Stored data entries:
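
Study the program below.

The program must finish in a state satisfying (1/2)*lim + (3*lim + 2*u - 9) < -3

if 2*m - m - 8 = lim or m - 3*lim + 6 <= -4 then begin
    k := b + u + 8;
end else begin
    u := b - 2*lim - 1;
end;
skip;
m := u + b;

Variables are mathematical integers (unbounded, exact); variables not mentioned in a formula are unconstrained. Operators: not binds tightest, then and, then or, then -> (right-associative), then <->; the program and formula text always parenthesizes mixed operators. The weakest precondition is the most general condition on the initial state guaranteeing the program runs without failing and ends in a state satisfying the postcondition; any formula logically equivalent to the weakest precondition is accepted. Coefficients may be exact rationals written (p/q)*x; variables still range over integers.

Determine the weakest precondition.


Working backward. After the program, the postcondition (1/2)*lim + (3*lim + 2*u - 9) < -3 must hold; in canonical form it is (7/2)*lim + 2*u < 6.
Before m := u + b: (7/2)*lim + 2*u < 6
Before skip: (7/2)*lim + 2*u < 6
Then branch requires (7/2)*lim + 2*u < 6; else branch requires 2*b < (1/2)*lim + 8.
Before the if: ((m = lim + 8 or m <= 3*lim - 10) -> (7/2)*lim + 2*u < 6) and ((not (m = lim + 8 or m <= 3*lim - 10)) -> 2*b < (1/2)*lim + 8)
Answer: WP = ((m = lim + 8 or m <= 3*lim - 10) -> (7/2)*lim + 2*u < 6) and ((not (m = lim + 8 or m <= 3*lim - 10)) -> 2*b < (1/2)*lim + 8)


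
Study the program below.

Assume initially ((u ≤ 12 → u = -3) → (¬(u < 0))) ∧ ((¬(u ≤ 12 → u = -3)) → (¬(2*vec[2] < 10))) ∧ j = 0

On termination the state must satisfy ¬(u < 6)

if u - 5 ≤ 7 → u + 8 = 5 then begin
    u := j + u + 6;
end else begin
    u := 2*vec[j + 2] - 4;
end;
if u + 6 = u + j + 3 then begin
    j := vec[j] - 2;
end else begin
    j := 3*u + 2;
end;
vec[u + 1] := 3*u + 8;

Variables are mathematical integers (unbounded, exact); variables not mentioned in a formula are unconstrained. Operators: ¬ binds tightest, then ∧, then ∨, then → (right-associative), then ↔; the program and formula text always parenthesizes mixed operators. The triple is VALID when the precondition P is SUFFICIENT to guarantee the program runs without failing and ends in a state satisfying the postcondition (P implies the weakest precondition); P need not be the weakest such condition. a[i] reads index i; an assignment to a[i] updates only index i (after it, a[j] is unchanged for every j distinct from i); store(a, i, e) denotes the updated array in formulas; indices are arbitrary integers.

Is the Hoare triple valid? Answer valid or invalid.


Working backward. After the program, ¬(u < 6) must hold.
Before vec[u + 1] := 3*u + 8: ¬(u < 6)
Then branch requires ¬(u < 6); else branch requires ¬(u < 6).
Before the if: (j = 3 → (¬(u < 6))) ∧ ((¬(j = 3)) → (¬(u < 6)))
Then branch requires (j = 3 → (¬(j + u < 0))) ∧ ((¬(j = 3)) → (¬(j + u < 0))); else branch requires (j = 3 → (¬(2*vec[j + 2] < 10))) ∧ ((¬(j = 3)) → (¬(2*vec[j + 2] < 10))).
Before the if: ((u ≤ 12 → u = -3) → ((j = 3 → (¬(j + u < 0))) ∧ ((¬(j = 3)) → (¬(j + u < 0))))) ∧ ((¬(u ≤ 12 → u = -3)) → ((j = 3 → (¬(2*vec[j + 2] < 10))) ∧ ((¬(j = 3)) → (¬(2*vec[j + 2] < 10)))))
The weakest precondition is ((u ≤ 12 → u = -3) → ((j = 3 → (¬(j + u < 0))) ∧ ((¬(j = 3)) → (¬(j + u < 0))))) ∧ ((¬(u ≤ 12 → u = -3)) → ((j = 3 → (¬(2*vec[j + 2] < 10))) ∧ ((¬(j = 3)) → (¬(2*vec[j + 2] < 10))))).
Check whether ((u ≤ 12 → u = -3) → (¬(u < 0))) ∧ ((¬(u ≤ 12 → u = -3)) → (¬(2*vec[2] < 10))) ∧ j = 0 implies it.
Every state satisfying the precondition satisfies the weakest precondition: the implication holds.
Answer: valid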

> _WORK TASK_
Would you print, exactly as written, every line above from the one holding "Assume initially ((u" through the one holding "vec[u + 1] := 3*u + 8;", with both included and no other lines?

> _RESPONSE_
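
Assume initially ((u ≤ 12 → u = -3) → (¬(u < 0))) ∧ ((¬(u ≤ 12 → u = -3)) → (¬(2*vec[2] < 10))) ∧ j = 0

On termination the state must satisfy ¬(u < 6)

if u - 5 ≤ 7 → u + 8 = 5 then begin
    u := j + u + 6;
end else begin
    u := 2*vec[j + 2] - 4;
end;
if u + 6 = u + j + 3 then begin
    j := vec[j] - 2;
end else begin
    j := 3*u + 2;
end;
vec[u + 1] := 3*u + 8;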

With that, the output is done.